BEGIN Records for processing
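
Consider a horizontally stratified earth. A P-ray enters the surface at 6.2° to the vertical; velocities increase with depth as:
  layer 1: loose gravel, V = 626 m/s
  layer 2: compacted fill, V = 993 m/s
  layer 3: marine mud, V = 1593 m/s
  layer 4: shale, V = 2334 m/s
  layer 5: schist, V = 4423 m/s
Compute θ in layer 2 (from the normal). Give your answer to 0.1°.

9.9°

Snell's law across each interface conserves sin θ / V, so sin θ_2 = V_2·sin θ₁/V₁.
sin θ_2 = 993 × sin 6.2° / 626 = 0.1713.
θ_2 = arcsin 0.1713 = 9.86°.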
END Records for processing
[The problem]: A verbatim copy of the listing is needed.

[Task result]:
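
Consider a horizontally stratified earth. A P-ray enters the surface at 6.2° to the vertical; velocities increase with depth as:
  layer 1: loose gravel, V = 626 m/s
  layer 2: compacted fill, V = 993 m/s
  layer 3: marine mud, V = 1593 m/s
  layer 4: shale, V = 2334 m/s
  layer 5: schist, V = 4423 m/s
Compute θ in layer 2 (from the normal). Give your answer to 0.1°.

9.9°

Snell's law across each interface conserves sin θ / V, so sin θ_2 = V_2·sin θ₁/V₁.
sin θ_2 = 993 × sin 6.2° / 626 = 0.1713.
θ_2 = arcsin 0.1713 = 9.86°.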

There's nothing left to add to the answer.